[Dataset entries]

===============

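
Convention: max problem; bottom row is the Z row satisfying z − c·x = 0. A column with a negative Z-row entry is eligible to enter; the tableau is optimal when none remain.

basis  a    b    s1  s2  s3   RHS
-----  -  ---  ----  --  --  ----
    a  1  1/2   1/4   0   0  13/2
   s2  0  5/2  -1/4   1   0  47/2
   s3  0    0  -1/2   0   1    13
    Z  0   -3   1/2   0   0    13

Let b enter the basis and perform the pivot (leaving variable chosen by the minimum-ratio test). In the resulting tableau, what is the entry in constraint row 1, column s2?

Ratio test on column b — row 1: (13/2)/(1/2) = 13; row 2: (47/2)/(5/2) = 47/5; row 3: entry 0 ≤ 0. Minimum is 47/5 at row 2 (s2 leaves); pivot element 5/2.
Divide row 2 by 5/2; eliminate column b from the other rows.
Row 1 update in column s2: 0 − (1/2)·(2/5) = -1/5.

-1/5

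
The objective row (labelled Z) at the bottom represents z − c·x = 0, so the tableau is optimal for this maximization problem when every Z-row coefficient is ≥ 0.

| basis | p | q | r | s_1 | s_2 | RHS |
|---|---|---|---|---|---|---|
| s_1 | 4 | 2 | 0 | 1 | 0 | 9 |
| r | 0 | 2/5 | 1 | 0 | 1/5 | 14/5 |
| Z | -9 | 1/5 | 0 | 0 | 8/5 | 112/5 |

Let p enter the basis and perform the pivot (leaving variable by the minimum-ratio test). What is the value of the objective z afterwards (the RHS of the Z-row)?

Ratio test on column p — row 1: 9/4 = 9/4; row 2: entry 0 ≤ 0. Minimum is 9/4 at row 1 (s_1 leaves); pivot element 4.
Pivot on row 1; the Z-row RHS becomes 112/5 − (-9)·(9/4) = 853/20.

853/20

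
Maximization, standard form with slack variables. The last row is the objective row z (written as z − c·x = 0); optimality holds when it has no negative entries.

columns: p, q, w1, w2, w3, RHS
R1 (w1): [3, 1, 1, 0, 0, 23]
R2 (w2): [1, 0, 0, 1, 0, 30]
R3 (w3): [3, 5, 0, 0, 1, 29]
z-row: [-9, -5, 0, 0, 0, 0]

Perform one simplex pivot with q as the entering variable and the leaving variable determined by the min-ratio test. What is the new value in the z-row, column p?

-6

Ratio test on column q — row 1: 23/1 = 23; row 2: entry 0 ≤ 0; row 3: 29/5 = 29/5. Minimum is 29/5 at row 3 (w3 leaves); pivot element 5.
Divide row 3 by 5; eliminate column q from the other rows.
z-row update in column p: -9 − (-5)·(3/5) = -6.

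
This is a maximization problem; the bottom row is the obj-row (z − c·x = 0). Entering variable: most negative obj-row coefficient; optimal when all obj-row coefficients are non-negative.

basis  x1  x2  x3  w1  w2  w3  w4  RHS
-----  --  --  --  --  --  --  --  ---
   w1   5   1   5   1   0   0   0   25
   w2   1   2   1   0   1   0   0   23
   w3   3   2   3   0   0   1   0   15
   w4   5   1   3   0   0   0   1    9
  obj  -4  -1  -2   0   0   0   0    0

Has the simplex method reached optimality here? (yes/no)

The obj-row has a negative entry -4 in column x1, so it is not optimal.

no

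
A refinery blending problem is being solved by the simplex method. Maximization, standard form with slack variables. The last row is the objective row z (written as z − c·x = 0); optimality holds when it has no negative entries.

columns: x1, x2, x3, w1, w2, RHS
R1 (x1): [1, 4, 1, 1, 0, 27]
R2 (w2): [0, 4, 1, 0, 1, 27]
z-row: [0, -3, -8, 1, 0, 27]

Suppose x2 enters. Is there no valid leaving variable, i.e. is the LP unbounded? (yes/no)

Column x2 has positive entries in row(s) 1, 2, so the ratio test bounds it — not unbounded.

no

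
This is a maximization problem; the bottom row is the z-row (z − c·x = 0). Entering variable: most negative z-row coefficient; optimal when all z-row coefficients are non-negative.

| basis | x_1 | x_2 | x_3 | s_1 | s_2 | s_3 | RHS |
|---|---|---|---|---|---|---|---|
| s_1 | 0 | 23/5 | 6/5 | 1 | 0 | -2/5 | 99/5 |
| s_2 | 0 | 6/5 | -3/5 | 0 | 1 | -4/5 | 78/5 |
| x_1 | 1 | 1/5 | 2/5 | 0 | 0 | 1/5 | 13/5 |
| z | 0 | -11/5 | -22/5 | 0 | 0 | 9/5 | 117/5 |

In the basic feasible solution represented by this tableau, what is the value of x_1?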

===============

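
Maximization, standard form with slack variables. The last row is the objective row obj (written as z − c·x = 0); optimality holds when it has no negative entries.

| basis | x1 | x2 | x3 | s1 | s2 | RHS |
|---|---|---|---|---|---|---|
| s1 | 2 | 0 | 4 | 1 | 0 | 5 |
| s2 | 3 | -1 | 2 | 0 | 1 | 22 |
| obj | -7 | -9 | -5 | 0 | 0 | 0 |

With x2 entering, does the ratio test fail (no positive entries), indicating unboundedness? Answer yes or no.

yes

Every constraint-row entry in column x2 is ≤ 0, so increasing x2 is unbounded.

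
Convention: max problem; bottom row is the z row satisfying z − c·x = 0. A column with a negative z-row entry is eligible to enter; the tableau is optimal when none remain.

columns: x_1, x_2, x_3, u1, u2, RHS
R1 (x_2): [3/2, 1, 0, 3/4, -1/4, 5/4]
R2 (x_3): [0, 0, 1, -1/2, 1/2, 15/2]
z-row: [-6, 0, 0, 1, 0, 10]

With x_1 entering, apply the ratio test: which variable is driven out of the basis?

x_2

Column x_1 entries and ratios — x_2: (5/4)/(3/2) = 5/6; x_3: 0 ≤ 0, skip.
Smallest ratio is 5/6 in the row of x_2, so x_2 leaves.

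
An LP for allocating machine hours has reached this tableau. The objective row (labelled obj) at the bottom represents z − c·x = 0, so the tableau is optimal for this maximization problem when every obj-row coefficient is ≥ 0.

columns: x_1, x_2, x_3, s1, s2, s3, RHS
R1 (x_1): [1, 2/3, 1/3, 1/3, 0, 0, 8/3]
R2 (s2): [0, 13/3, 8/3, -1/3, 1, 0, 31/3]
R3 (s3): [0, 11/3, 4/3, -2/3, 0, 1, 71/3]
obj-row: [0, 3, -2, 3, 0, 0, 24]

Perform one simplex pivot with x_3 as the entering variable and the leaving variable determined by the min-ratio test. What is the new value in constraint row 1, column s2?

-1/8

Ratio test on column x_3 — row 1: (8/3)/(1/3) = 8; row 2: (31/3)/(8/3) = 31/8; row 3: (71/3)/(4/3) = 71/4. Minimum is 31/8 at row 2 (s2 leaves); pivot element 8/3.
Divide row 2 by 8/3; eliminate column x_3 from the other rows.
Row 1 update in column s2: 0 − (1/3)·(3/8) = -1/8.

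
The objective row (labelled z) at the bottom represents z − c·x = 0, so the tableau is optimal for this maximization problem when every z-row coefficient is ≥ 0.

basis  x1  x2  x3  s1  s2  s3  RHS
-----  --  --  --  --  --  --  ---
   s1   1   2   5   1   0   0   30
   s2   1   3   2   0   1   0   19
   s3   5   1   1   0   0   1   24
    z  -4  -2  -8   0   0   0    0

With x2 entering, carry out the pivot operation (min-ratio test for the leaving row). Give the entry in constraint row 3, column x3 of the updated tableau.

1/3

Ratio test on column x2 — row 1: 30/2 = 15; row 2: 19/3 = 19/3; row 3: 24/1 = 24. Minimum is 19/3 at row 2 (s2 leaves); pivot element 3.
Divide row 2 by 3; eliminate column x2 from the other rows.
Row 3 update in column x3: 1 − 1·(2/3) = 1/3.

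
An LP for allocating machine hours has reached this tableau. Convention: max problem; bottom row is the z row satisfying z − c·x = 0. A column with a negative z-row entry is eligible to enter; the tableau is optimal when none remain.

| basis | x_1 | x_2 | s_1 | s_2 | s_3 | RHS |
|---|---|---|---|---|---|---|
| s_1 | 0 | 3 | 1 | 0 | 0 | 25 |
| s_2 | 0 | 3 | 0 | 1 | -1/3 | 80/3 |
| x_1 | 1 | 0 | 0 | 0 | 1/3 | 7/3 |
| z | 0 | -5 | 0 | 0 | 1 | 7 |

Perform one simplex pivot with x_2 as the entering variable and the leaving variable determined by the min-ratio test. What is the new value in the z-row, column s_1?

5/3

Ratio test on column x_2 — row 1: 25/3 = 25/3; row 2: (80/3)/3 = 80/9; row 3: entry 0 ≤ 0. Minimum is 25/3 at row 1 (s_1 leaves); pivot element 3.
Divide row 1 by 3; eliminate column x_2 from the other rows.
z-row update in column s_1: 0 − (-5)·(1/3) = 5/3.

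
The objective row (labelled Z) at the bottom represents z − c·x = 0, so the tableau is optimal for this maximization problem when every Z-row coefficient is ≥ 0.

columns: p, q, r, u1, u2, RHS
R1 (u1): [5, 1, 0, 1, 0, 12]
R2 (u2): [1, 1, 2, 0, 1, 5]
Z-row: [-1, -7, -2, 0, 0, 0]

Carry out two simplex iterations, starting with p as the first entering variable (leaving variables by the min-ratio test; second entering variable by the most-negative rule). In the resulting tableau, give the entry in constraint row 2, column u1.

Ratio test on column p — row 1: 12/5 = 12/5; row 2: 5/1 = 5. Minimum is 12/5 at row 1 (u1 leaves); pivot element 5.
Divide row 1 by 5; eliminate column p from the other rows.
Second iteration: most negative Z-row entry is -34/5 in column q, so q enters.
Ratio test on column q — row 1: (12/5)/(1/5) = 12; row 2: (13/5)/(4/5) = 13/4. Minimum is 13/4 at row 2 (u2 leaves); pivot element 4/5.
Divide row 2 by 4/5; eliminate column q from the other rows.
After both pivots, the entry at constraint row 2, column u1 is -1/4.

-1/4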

===============

* Exercise prompt *
Across the entries, each line containing the word "written" is to be counted once; the total alone is to be given.

* Completed task *
3